* _Collected data_
§

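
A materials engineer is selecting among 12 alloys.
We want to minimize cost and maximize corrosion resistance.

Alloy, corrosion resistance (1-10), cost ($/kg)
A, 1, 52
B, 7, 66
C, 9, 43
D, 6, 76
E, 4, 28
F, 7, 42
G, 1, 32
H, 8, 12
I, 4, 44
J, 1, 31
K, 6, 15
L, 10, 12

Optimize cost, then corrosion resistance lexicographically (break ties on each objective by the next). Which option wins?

First minimize cost: best is 12, kept {H, L}.
Then maximize corrosion resistance: best is 10, kept {L}.

L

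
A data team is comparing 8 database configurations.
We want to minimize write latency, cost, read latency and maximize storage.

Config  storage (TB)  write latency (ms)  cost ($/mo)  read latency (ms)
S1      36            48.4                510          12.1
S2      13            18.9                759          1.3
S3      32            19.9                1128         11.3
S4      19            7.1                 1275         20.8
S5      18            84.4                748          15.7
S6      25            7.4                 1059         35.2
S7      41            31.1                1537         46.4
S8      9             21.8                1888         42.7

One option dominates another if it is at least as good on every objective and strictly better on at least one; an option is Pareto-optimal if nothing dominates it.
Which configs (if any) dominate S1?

S2: worse on storage (13 vs 36).
S3: worse on storage (32 vs 36).
S4: worse on storage (19 vs 36).
S5: worse on storage (18 vs 36).
S6: worse on storage (25 vs 36).
S7: worse on cost (1537 vs 510).
S8: worse on storage (9 vs 36).
No option dominates S1.

none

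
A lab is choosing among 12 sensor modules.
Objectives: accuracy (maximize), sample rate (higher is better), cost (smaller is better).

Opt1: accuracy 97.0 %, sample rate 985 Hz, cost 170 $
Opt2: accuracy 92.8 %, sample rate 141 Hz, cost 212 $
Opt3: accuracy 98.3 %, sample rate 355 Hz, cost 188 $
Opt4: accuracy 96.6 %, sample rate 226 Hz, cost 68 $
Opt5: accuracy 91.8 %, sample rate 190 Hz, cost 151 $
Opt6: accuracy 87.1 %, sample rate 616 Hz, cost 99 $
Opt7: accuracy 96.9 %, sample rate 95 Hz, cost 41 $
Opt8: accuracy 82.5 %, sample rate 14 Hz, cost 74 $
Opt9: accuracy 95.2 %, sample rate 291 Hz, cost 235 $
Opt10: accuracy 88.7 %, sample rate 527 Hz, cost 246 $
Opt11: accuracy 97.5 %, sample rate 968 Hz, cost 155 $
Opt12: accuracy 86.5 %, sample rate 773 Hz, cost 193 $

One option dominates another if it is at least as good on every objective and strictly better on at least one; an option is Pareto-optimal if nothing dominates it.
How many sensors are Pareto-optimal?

6

Opt1: not dominated (best sample rate).
Opt2: dominated by Opt1 (accuracy 97.0≥92.8, sample rate 985≥141, cost 170≤212).
Opt3: not dominated (best accuracy).
Opt4: not dominated.
Opt5: dominated by Opt4 (accuracy 96.6≥91.8, sample rate 226≥190, cost 68≤151).
Opt6: not dominated.
Opt7: not dominated (best cost).
Opt8: dominated by Opt4 (accuracy 96.6≥82.5, sample rate 226≥14, cost 68≤74).
Opt9: dominated by Opt1 (accuracy 97.0≥95.2, sample rate 985≥291, cost 170≤235).
Opt10: dominated by Opt1 (accuracy 97.0≥88.7, sample rate 985≥527, cost 170≤246).
Opt11: not dominated.
Opt12: dominated by Opt1 (accuracy 97.0≥86.5, sample rate 985≥773, cost 170≤193).
Pareto-optimal: Opt1, Opt3, Opt4, Opt6, Opt7, Opt11 → 6.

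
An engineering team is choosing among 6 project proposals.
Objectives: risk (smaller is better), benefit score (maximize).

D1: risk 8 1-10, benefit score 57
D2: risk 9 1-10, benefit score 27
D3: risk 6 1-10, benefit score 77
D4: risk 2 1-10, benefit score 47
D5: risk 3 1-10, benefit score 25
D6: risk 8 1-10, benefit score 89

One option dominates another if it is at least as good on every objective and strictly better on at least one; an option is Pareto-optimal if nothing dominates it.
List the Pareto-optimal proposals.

D1: dominated by D3 (risk 6≤8, benefit score 77≥57).
D2: dominated by D1 (risk 8≤9, benefit score 57≥27).
D3: not dominated.
D4: not dominated (best risk).
D5: dominated by D4 (risk 2≤3, benefit score 47≥25).
D6: not dominated (best benefit score).

D3, D4, D6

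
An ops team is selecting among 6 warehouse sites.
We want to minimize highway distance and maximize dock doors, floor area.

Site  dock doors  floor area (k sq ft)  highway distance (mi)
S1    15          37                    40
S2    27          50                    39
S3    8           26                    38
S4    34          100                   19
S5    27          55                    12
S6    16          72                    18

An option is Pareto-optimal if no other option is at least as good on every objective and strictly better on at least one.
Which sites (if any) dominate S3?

S4: dock doors 34≥8, floor area 100≥26, highway distance 19≤38 — dominates S3.
S5: dock doors 27≥8, floor area 55≥26, highway distance 12≤38 — dominates S3.
S6: dock doors 16≥8, floor area 72≥26, highway distance 18≤38 — dominates S3.
Others (S1, S2) are each worse than S3 on at least one objective.

S4, S5, S6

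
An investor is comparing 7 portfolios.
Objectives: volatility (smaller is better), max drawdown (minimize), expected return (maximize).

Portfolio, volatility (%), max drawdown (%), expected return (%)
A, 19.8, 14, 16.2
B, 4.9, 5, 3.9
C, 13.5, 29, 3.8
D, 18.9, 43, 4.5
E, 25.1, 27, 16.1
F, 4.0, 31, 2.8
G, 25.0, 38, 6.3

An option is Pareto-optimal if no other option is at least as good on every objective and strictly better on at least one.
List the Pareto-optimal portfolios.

A, B, D, F

A: not dominated (best expected return).
B: not dominated (best max drawdown).
C: dominated by B (volatility 4.9≤13.5, max drawdown 5≤29, expected return 3.9≥3.8).
D: not dominated.
E: dominated by A (volatility 19.8≤25.1, max drawdown 14≤27, expected return 16.2≥16.1).
F: not dominated (best volatility).
G: dominated by A (volatility 19.8≤25.0, max drawdown 14≤38, expected return 16.2≥6.3).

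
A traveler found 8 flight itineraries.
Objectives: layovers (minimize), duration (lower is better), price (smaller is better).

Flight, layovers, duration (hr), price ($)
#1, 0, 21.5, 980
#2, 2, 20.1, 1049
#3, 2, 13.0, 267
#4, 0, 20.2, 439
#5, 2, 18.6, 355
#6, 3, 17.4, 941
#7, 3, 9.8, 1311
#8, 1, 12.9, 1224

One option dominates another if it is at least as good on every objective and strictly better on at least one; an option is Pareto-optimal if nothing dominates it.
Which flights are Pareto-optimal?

#3, #4, #7, #8

#1: dominated by #4 (layovers 0≤0, duration 20.2≤21.5, price 439≤980).
#2: dominated by #3 (layovers 2≤2, duration 13.0≤20.1, price 267≤1049).
#3: not dominated (best price).
#4: not dominated.
#5: dominated by #3 (layovers 2≤2, duration 13.0≤18.6, price 267≤355).
#6: dominated by #3 (layovers 2≤3, duration 13.0≤17.4, price 267≤941).
#7: not dominated (best duration).
#8: not dominated.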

§

* _Problem statement_
Every entry should be printed again exactly as it stands.

* _Written solution_
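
A materials engineer is selecting among 12 alloys.
We want to minimize cost and maximize corrosion resistance.

Alloy, corrosion resistance (1-10), cost ($/kg)
A, 1, 52
B, 7, 66
C, 9, 43
D, 6, 76
E, 4, 28
F, 7, 42
G, 1, 32
H, 8, 12
I, 4, 44
J, 1, 31
K, 6, 15
L, 10, 12

Optimize cost, then corrosion resistance lexicographically (break ties on each objective by the next). Which option wins?

First minimize cost: best is 12, kept {H, L}.
Then maximize corrosion resistance: best is 10, kept {L}.

L

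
A data team is comparing 8 database configurations.
We want to minimize write latency, cost, read latency and maximize storage.

Config  storage (TB)  write latency (ms)  cost ($/mo)  read latency (ms)
S1      36            48.4                510          12.1
S2      13            18.9                759          1.3
S3      32            19.9                1128         11.3
S4      19            7.1                 1275         20.8
S5      18            84.4                748          15.7
S6      25            7.4                 1059         35.2
S7      41            31.1                1537         46.4
S8      9             21.8                1888         42.7

One option dominates another if it is at least as good on every objective and strictly better on at least one; an option is Pareto-optimal if nothing dominates it.
Which configs (if any) dominate S1?

S2: worse on storage (13 vs 36).
S3: worse on storage (32 vs 36).
S4: worse on storage (19 vs 36).
S5: worse on storage (18 vs 36).
S6: worse on storage (25 vs 36).
S7: worse on cost (1537 vs 510).
S8: worse on storage (9 vs 36).
No option dominates S1.

none

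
A lab is choosing among 12 sensor modules.
Objectives: accuracy (maximize), sample rate (higher is better), cost (smaller is better).

Opt1: accuracy 97.0 %, sample rate 985 Hz, cost 170 $
Opt2: accuracy 92.8 %, sample rate 141 Hz, cost 212 $
Opt3: accuracy 98.3 %, sample rate 355 Hz, cost 188 $
Opt4: accuracy 96.6 %, sample rate 226 Hz, cost 68 $
Opt5: accuracy 91.8 %, sample rate 190 Hz, cost 151 $
Opt6: accuracy 87.1 %, sample rate 616 Hz, cost 99 $
Opt7: accuracy 96.9 %, sample rate 95 Hz, cost 41 $
Opt8: accuracy 82.5 %, sample rate 14 Hz, cost 74 $
Opt9: accuracy 95.2 %, sample rate 291 Hz, cost 235 $
Opt10: accuracy 88.7 %, sample rate 527 Hz, cost 246 $
Opt11: accuracy 97.5 %, sample rate 968 Hz, cost 155 $
Opt12: accuracy 86.5 %, sample rate 773 Hz, cost 193 $

One option dominates another if it is at least as good on every objective and strictly better on at least one; an option is Pareto-optimal if nothing dominates it.
How many sensors are Pareto-optimal?

6

Opt1: not dominated (best sample rate).
Opt2: dominated by Opt1 (accuracy 97.0≥92.8, sample rate 985≥141, cost 170≤212).
Opt3: not dominated (best accuracy).
Opt4: not dominated.
Opt5: dominated by Opt4 (accuracy 96.6≥91.8, sample rate 226≥190, cost 68≤151).
Opt6: not dominated.
Opt7: not dominated (best cost).
Opt8: dominated by Opt4 (accuracy 96.6≥82.5, sample rate 226≥14, cost 68≤74).
Opt9: dominated by Opt1 (accuracy 97.0≥95.2, sample rate 985≥291, cost 170≤235).
Opt10: dominated by Opt1 (accuracy 97.0≥88.7, sample rate 985≥527, cost 170≤246).
Opt11: not dominated.
Opt12: dominated by Opt1 (accuracy 97.0≥86.5, sample rate 985≥773, cost 170≤193).
Pareto-optimal: Opt1, Opt3, Opt4, Opt6, Opt7, Opt11 → 6.

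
An engineering team is choosing among 6 project proposals.
Objectives: risk (smaller is better), benefit score (maximize).

D1: risk 8 1-10, benefit score 57
D2: risk 9 1-10, benefit score 27
D3: risk 6 1-10, benefit score 77
D4: risk 2 1-10, benefit score 47
D5: risk 3 1-10, benefit score 25
D6: risk 8 1-10, benefit score 89

One option dominates another if it is at least as good on every objective and strictly better on at least one; an option is Pareto-optimal if nothing dominates it.
List the Pareto-optimal proposals.

D1: dominated by D3 (risk 6≤8, benefit score 77≥57).
D2: dominated by D1 (risk 8≤9, benefit score 57≥27).
D3: not dominated.
D4: not dominated (best risk).
D5: dominated by D4 (risk 2≤3, benefit score 47≥25).
D6: not dominated (best benefit score).

D3, D4, D6

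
An ops team is selecting among 6 warehouse sites.
We want to minimize highway distance and maximize dock doors, floor area.

Site  dock doors  floor area (k sq ft)  highway distance (mi)
S1    15          37                    40
S2    27          50                    39
S3    8           26                    38
S4    34          100                   19
S5    27          55                    12
S6    16          72                    18

An option is Pareto-optimal if no other option is at least as good on every objective and strictly better on at least one.
Which sites (if any) dominate S3?

S4: dock doors 34≥8, floor area 100≥26, highway distance 19≤38 — dominates S3.
S5: dock doors 27≥8, floor area 55≥26, highway distance 12≤38 — dominates S3.
S6: dock doors 16≥8, floor area 72≥26, highway distance 18≤38 — dominates S3.
Others (S1, S2) are each worse than S3 on at least one objective.

S4, S5, S6

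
An investor is comparing 7 portfolios.
Objectives: volatility (smaller is better), max drawdown (minimize), expected return (maximize).

Portfolio, volatility (%), max drawdown (%), expected return (%)
A, 19.8, 14, 16.2
B, 4.9, 5, 3.9
C, 13.5, 29, 3.8
D, 18.9, 43, 4.5
E, 25.1, 27, 16.1
F, 4.0, 31, 2.8
G, 25.0, 38, 6.3

An option is Pareto-optimal if no other option is at least as good on every objective and strictly better on at least one.
List the Pareto-optimal portfolios.

A, B, D, F

A: not dominated (best expected return).
B: not dominated (best max drawdown).
C: dominated by B (volatility 4.9≤13.5, max drawdown 5≤29, expected return 3.9≥3.8).
D: not dominated.
E: dominated by A (volatility 19.8≤25.1, max drawdown 14≤27, expected return 16.2≥16.1).
F: not dominated (best volatility).
G: dominated by A (volatility 19.8≤25.0, max drawdown 14≤38, expected return 16.2≥6.3).

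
A traveler found 8 flight itineraries.
Objectives: layovers (minimize), duration (lower is better), price (smaller is better).

Flight, layovers, duration (hr), price ($)
#1, 0, 21.5, 980
#2, 2, 20.1, 1049
#3, 2, 13.0, 267
#4, 0, 20.2, 439
#5, 2, 18.6, 355
#6, 3, 17.4, 941
#7, 3, 9.8, 1311
#8, 1, 12.9, 1224

One option dominates another if it is at least as good on every objective and strictly better on at least one; an option is Pareto-optimal if nothing dominates it.
Which flights are Pareto-optimal?

#3, #4, #7, #8

#1: dominated by #4 (layovers 0≤0, duration 20.2≤21.5, price 439≤980).
#2: dominated by #3 (layovers 2≤2, duration 13.0≤20.1, price 267≤1049).
#3: not dominated (best price).
#4: not dominated.
#5: dominated by #3 (layovers 2≤2, duration 13.0≤18.6, price 267≤355).
#6: dominated by #3 (layovers 2≤3, duration 13.0≤17.4, price 267≤941).
#7: not dominated (best duration).
#8: not dominated.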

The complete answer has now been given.